Search the data below for "cases"; list each line that holds it.
§
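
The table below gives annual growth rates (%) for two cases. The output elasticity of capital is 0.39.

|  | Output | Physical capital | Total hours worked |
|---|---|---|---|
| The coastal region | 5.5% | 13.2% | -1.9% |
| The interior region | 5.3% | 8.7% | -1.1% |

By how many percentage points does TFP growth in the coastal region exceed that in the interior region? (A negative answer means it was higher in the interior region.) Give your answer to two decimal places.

Labor's share = 1 − 0.39 = 0.61.
The coastal region: TFP = 5.5 − 5.148 + 1.159 = 1.511%.
The interior region: TFP = 5.3 − 3.393 + 0.671 = 2.578%.
Difference = 1.511 − (2.578) = -1.067 pp.

-1.07 percentage points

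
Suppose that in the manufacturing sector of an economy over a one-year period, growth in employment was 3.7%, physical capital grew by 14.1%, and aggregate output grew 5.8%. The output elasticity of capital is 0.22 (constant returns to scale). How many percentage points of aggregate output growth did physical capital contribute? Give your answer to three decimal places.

3.102 pp

Contribution = share × growth = 0.22 × 14.1 = 3.102 pp.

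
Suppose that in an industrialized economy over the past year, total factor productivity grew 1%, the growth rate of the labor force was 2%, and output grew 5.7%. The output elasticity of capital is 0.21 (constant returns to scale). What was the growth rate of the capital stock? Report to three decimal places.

Labor's share = 1 − 0.21 = 0.79.
gY = gA + 0.79×2 + 0.21×g.
0.21×g = 5.7 − 1 − 1.58 = 3.12.
g = 3.12 / 0.21 = 14.85714%.

The capital stock growth was 14.857%.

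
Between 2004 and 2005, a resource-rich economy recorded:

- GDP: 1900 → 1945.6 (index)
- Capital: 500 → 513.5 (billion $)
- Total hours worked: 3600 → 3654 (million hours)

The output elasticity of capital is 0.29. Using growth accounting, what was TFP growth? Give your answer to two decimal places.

0.55%

GDP growth = (1945.6 − 1900) / 1900 = 2.4%.
Capital growth = (513.5 − 500) / 500 = 2.7%.
Total hours worked growth = (3654 − 3600) / 3600 = 1.5%.
Labor's share = 1 − 0.29 = 0.71.
Capital: 0.29 × 2.7 = 0.783 pp.
Total hours worked: 0.71 × 1.5 = 1.065 pp.
TFP growth = 2.4 − 1.848 = 0.552%.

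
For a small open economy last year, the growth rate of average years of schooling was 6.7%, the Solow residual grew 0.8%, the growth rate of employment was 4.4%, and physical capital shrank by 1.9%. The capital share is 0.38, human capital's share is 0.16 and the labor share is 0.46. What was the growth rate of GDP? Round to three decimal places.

Labor's share = 1 − 0.38 − 0.16 = 0.46.
Physical capital: 0.38 × (-1.9) = -0.722 pp.
Average years of schooling: 0.16 × 6.7 = 1.072 pp.
Employment: 0.46 × 4.4 = 2.024 pp.
Output growth = 0.8 + 2.374 = 3.174%.

GDP grew 3.174%.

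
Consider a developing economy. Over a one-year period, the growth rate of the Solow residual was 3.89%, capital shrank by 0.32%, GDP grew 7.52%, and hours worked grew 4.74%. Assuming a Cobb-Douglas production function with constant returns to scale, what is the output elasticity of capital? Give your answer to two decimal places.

The output elasticity of capital is 0.22.

gY = gA + α·gK + (1−α)·gL, so gY − gA − gL = α(gK − gL).
7.52 − 3.89 − 4.74 = α × (-0.32 − 4.74).
-1.11 = -5.06 α, so α = 0.2194.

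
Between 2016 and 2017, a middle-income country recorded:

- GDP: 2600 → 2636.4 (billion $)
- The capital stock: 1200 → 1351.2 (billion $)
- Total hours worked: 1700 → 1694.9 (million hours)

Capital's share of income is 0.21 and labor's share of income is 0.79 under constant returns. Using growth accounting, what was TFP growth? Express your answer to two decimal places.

-1.01%

GDP growth = (2636.4 − 2600) / 2600 = 1.4%.
The capital stock growth = (1351.2 − 1200) / 1200 = 12.6%.
Total hours worked growth = (1694.9 − 1700) / 1700 = -0.3%.
Labor's share = 1 − 0.21 = 0.79.
The capital stock: 0.21 × 12.6 = 2.646 pp.
Total hours worked: 0.79 × (-0.3) = -0.237 pp.
TFP growth = 1.4 − 2.409 = -1.009%.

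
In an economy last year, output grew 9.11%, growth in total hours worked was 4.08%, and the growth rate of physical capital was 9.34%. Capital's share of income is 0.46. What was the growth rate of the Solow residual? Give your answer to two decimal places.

Labor's share = 1 − 0.46 = 0.54.
Physical capital: 0.46 × 9.34 = 4.2964 pp.
Total hours worked: 0.54 × 4.08 = 2.2032 pp.
TFP growth = 9.11 − 6.4996 = 2.6104%.

The Solow residual growth was 2.61%.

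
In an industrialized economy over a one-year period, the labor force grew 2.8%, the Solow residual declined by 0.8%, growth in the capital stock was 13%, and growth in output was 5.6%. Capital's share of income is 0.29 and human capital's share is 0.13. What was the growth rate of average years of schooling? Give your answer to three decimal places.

7.738%

Labor's share = 1 − 0.29 − 0.13 = 0.58.
gY = gA + 0.29×13 + 0.58×2.8 + 0.13×g.
0.13×g = 5.6 + 0.8 − 5.394 = 1.006.
g = 1.006 / 0.13 = 7.73846%.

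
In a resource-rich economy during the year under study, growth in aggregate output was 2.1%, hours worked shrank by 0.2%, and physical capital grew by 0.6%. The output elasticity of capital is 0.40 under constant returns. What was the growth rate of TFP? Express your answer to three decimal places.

1.980%

Labor's share = 1 − 0.4 = 0.6.
Physical capital: 0.4 × 0.6 = 0.24 pp.
Hours worked: 0.6 × (-0.2) = -0.12 pp.
TFP growth = 2.1 − 0.12 = 1.98%.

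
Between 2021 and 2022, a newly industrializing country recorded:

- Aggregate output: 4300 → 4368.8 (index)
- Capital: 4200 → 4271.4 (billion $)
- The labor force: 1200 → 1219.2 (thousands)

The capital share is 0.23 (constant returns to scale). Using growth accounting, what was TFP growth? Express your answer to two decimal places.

Aggregate output growth = (4368.8 − 4300) / 4300 = 1.6%.
Capital growth = (4271.4 − 4200) / 4200 = 1.7%.
The labor force growth = (1219.2 − 1200) / 1200 = 1.6%.
Labor's share = 1 − 0.23 = 0.77.
Capital: 0.23 × 1.7 = 0.391 pp.
The labor force: 0.77 × 1.6 = 1.232 pp.
TFP growth = 1.6 − 1.623 = -0.023%.

-0.02%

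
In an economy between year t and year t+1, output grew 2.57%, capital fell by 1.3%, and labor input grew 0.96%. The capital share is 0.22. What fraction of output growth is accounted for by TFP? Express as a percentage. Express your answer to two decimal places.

81.99%

Labor's share = 1 − 0.22 = 0.78.
Capital: 0.22 × (-1.3) = -0.286 pp.
Labor input: 0.78 × 0.96 = 0.7488 pp.
TFP growth = 2.57 − 0.4628 = 2.1072%.
TFP share of growth = 2.1072 / 2.57 × 100 = 81.9922%.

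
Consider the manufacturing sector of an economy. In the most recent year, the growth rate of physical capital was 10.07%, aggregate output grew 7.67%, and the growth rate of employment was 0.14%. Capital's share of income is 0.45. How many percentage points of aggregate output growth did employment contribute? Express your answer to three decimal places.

0.077

Labor's share = 1 − 0.45 = 0.55.
Contribution = share × growth = 0.55 × 0.14 = 0.077 pp.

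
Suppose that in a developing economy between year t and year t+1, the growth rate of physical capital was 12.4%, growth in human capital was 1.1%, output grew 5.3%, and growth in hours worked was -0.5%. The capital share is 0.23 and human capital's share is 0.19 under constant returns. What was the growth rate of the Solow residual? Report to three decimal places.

Labor's share = 1 − 0.23 − 0.19 = 0.58.
Physical capital: 0.23 × 12.4 = 2.852 pp.
Human capital: 0.19 × 1.1 = 0.209 pp.
Hours worked: 0.58 × (-0.5) = -0.29 pp.
TFP growth = 5.3 − 2.771 = 2.529%.

2.529%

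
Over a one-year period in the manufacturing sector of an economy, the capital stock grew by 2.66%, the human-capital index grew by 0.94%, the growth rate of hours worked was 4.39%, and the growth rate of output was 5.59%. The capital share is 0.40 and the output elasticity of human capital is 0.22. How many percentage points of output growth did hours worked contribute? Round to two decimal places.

1.67 pp

Labor's share = 1 − 0.4 − 0.22 = 0.38.
Contribution = share × growth = 0.38 × 4.39 = 1.6682 pp.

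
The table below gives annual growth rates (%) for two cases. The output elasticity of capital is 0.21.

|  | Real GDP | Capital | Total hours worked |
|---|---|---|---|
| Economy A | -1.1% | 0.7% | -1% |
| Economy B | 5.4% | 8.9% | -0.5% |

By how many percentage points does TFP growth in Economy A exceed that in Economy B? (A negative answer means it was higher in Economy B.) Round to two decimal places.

Labor's share = 1 − 0.21 = 0.79.
Economy A: TFP = -1.1 − 0.147 + 0.79 = -0.457%.
Economy B: TFP = 5.4 − 1.869 + 0.395 = 3.926%.
Difference = -0.457 − (3.926) = -4.383 pp.

-4.38 percentage points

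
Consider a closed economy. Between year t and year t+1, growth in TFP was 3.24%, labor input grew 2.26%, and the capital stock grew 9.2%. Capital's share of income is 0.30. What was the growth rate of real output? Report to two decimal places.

Labor's share = 1 − 0.3 = 0.7.
The capital stock: 0.3 × 9.2 = 2.76 pp.
Labor input: 0.7 × 2.26 = 1.582 pp.
Output growth = 3.24 + 4.342 = 7.582%.

Real output growth was 7.58%.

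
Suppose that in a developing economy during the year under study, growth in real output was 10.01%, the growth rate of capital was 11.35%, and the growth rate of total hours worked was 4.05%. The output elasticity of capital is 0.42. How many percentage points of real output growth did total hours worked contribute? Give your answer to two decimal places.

Labor's share = 1 − 0.42 = 0.58.
Contribution = share × growth = 0.58 × 4.05 = 2.349 pp.

2.35 percentage points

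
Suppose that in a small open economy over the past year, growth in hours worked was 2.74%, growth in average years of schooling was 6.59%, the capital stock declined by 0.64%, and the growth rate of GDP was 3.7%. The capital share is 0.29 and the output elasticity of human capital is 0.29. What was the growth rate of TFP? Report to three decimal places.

Labor's share = 1 − 0.29 − 0.29 = 0.42.
The capital stock: 0.29 × (-0.64) = -0.1856 pp.
Average years of schooling: 0.29 × 6.59 = 1.9111 pp.
Hours worked: 0.42 × 2.74 = 1.1508 pp.
TFP growth = 3.7 − 2.8763 = 0.8237%.

0.824%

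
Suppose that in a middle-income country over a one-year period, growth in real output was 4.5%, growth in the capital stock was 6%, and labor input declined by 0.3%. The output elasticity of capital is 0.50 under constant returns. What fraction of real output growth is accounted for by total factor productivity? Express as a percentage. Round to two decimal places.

Total factor productivity accounted for 36.67% of growth.

Labor's share = 1 − 0.5 = 0.5.
The capital stock: 0.5 × 6 = 3 pp.
Labor input: 0.5 × (-0.3) = -0.15 pp.
TFP growth = 4.5 − 2.85 = 1.65%.
TFP share of growth = 1.65 / 4.5 × 100 = 36.6667%.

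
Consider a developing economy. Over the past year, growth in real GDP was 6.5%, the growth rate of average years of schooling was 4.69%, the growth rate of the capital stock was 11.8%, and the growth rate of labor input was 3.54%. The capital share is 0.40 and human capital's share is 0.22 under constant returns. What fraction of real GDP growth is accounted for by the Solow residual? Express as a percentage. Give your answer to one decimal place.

Labor's share = 1 − 0.4 − 0.22 = 0.38.
The capital stock: 0.4 × 11.8 = 4.72 pp.
Average years of schooling: 0.22 × 4.69 = 1.0318 pp.
Labor input: 0.38 × 3.54 = 1.3452 pp.
TFP growth = 6.5 − 7.097 = -0.597%.
TFP share of growth = -0.597 / 6.5 × 100 = -9.185%.

The Solow residual accounted for -9.2% of growth.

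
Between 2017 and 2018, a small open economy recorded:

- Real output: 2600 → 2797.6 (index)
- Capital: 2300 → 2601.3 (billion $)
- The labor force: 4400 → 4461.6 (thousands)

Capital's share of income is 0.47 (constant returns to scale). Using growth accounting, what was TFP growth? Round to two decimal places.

0.70%

Real output growth = (2797.6 − 2600) / 2600 = 7.6%.
Capital growth = (2601.3 − 2300) / 2300 = 13.1%.
The labor force growth = (4461.6 − 4400) / 4400 = 1.4%.
Labor's share = 1 − 0.47 = 0.53.
Capital: 0.47 × 13.1 = 6.157 pp.
The labor force: 0.53 × 1.4 = 0.742 pp.
TFP growth = 7.6 − 6.899 = 0.701%.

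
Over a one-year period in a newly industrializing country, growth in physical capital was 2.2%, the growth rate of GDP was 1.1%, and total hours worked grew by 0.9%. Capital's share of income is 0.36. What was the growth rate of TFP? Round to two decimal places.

Labor's share = 1 − 0.36 = 0.64.
Physical capital: 0.36 × 2.2 = 0.792 pp.
Total hours worked: 0.64 × 0.9 = 0.576 pp.
TFP growth = 1.1 − 1.368 = -0.268%.

-0.27%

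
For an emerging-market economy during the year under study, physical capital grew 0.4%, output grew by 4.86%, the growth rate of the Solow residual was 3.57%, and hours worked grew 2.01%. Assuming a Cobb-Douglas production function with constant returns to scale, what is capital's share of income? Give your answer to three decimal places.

gY = gA + α·gK + (1−α)·gL, so gY − gA − gL = α(gK − gL).
4.86 − 3.57 − 2.01 = α × (0.4 − 2.01).
-0.72 = -1.61 α, so α = 0.4472.

0.447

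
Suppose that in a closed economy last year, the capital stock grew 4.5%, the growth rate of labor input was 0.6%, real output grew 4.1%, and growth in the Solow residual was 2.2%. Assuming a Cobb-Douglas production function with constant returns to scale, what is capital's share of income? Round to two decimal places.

gY = gA + α·gK + (1−α)·gL, so gY − gA − gL = α(gK − gL).
4.1 − 2.2 − 0.6 = α × (4.5 − 0.6).
1.3 = 3.9 α, so α = 0.3333.

0.33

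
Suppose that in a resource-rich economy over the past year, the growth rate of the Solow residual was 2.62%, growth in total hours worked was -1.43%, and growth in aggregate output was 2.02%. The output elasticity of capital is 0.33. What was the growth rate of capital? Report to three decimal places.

Labor's share = 1 − 0.33 = 0.67.
gY = gA + 0.67×(-1.43) + 0.33×g.
0.33×g = 2.02 − 2.62 + 0.9581 = 0.3581.
g = 0.3581 / 0.33 = 1.08515%.

1.085%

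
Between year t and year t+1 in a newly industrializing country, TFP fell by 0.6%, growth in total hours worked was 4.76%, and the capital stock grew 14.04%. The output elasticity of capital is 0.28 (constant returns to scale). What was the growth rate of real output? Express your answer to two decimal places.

Labor's share = 1 − 0.28 = 0.72.
The capital stock: 0.28 × 14.04 = 3.9312 pp.
Total hours worked: 0.72 × 4.76 = 3.4272 pp.
Output growth = -0.6 + 7.3584 = 6.7584%.

6.76%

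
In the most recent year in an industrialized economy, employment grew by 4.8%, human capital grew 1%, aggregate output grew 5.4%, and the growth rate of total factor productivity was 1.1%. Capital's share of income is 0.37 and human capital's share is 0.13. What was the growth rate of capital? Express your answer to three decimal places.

Labor's share = 1 − 0.37 − 0.13 = 0.5.
gY = gA + 0.13×1 + 0.5×4.8 + 0.37×g.
0.37×g = 5.4 − 1.1 − 2.53 = 1.77.
g = 1.77 / 0.37 = 4.78378%.

4.784%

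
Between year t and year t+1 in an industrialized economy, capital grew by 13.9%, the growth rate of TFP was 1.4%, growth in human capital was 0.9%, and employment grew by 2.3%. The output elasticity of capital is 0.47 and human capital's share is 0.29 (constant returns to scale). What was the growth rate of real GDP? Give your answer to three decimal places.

8.746%

Labor's share = 1 − 0.47 − 0.29 = 0.24.
Capital: 0.47 × 13.9 = 6.533 pp.
Human capital: 0.29 × 0.9 = 0.261 pp.
Employment: 0.24 × 2.3 = 0.552 pp.
Output growth = 1.4 + 7.346 = 8.746%.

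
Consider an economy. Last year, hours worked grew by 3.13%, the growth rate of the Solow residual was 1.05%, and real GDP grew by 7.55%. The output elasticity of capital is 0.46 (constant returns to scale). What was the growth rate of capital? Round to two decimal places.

10.46%

Labor's share = 1 − 0.46 = 0.54.
gY = gA + 0.54×3.13 + 0.46×g.
0.46×g = 7.55 − 1.05 − 1.6902 = 4.8098.
g = 4.8098 / 0.46 = 10.4561%.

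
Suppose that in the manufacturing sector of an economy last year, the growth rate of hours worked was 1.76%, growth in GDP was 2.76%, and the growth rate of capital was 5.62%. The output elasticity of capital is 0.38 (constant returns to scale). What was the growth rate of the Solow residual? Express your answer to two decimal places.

-0.47%

Labor's share = 1 − 0.38 = 0.62.
Capital: 0.38 × 5.62 = 2.1356 pp.
Hours worked: 0.62 × 1.76 = 1.0912 pp.
TFP growth = 2.76 − 3.2268 = -0.4668%.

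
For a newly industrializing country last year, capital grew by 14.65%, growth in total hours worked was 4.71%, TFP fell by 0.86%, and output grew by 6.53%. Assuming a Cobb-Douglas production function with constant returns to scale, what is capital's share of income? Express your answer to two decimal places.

α = 0.27

gY = gA + α·gK + (1−α)·gL, so gY − gA − gL = α(gK − gL).
6.53 + 0.86 − 4.71 = α × (14.65 − 4.71).
2.68 = 9.94 α, so α = 0.2696.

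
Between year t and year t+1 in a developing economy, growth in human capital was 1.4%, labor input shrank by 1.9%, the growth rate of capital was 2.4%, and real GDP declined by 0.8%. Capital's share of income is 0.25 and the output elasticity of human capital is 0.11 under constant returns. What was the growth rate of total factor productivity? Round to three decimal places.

-0.338%

Labor's share = 1 − 0.25 − 0.11 = 0.64.
Capital: 0.25 × 2.4 = 0.6 pp.
Human capital: 0.11 × 1.4 = 0.154 pp.
Labor input: 0.64 × (-1.9) = -1.216 pp.
TFP growth = -0.8 + 0.462 = -0.338%.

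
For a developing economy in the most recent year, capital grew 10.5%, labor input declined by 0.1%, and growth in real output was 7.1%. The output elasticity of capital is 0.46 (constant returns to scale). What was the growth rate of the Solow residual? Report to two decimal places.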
§
#### Written solution
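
The table below gives annual growth rates (%) for two cases. The output elasticity of capital is 0.39.
The table below gives annual growth rates (%) for two cases. The output elasticity of capital is 0.21.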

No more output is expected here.